TASK GOAL
From the first line through the line containing "N_2' = 0.289N_2[1 - (N_2 + 0.853N_1)/600]", transcribe the records exactly and include no other lines.

DATA TO PROCESS
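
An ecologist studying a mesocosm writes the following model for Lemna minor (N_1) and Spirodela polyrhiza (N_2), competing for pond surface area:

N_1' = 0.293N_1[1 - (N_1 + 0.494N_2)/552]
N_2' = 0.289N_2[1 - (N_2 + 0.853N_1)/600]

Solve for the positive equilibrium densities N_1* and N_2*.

N_1* ≈ 442, N_2* ≈ 223

Setting both brackets to zero gives the nullclines N_1 + 0.494N_2 = 552 and 0.853N_1 + N_2 = 600.
Substituting N_2 = 600 - 0.853N_1 into the first: N_1(1 - 0.494·0.853) = 552 - 0.494·600.
So N_1* = 256/0.579 = 442, and then N_2* = 600 - 0.853·442 = 223.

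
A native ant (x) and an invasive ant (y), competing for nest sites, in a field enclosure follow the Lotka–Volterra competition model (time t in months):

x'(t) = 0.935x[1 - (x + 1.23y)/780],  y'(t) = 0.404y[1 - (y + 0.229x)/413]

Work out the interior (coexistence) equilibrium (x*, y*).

Setting both brackets to zero gives the nullclines x + 1.23y = 780 and 0.229x + y = 413.
Substituting y = 413 - 0.229x into the first: x(1 - 1.23·0.229) = 780 - 1.23·413.
So x* = 272/0.718 = 379, and then y* = 413 - 0.229·379 = 326.

x* ≈ 379, y* ≈ 326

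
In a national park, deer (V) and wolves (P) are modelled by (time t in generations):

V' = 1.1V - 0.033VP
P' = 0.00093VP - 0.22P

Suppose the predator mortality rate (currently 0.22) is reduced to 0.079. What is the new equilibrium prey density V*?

At the interior fixed point, setting dP/dt = 0 with P > 0 fixes V* = (predator death rate)/(VP coefficient) — independent of the other coefficients.
With the change, V* = 0.079/0.00093 = 84.9; it falls from 237.

V* ≈ 84.9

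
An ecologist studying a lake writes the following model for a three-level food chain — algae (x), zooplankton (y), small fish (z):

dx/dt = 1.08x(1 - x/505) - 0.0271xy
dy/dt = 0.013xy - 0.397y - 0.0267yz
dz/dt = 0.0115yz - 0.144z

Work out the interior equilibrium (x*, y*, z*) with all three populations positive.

x* ≈ 346, y* ≈ 12.5, z* ≈ 154

From dz/dt = 0: 0.0115y* = 0.144, so y* = 12.5.
From dx/dt = 0: 1.08(1 - x*/505) = 0.0271·12.5, giving x* = 505·(1 - 0.314) = 346.
From dy/dt = 0: 0.013·346 - 0.397 = 0.0267z*, so z* = 4.11/0.0267 = 154.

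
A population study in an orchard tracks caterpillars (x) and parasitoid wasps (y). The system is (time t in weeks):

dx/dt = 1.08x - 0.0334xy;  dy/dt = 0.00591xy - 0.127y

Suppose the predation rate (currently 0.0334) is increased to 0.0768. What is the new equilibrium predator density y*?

At the interior fixed point, setting dx/dt = 0 with x > 0 fixes y* = (prey growth rate)/(xy coefficient) — independent of the other coefficients.
With the change, y* = 1.08/0.0768 = 14.1; it falls from 32.3.

y* ≈ 14.1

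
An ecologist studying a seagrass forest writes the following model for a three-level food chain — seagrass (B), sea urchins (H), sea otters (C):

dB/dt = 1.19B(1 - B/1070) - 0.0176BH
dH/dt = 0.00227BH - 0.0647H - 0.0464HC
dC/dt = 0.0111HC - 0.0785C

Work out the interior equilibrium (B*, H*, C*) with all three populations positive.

From dC/dt = 0: 0.0111H* = 0.0785, so H* = 7.07.
From dB/dt = 0: 1.19(1 - B*/1070) = 0.0176·7.07, giving B* = 1070·(1 - 0.105) = 958.
From dH/dt = 0: 0.00227·958 - 0.0647 = 0.0464C*, so C* = 2.11/0.0464 = 45.5.

B* ≈ 958, H* ≈ 7.07, C* ≈ 45.5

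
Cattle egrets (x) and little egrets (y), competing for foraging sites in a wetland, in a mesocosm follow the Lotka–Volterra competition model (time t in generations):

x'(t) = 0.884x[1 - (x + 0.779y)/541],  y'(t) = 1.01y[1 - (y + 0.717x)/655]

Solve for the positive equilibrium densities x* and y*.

Setting both brackets to zero gives the nullclines x + 0.779y = 541 and 0.717x + y = 655.
Substituting y = 655 - 0.717x into the first: x(1 - 0.779·0.717) = 541 - 0.779·655.
So x* = 30.8/0.441 = 69.7, and then y* = 655 - 0.717·69.7 = 605.

x* ≈ 69.7, y* ≈ 605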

SOLVED PROBLEM
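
An ecologist studying a mesocosm writes the following model for Lemna minor (N_1) and Spirodela polyrhiza (N_2), competing for pond surface area:

N_1' = 0.293N_1[1 - (N_1 + 0.494N_2)/552]
N_2' = 0.289N_2[1 - (N_2 + 0.853N_1)/600]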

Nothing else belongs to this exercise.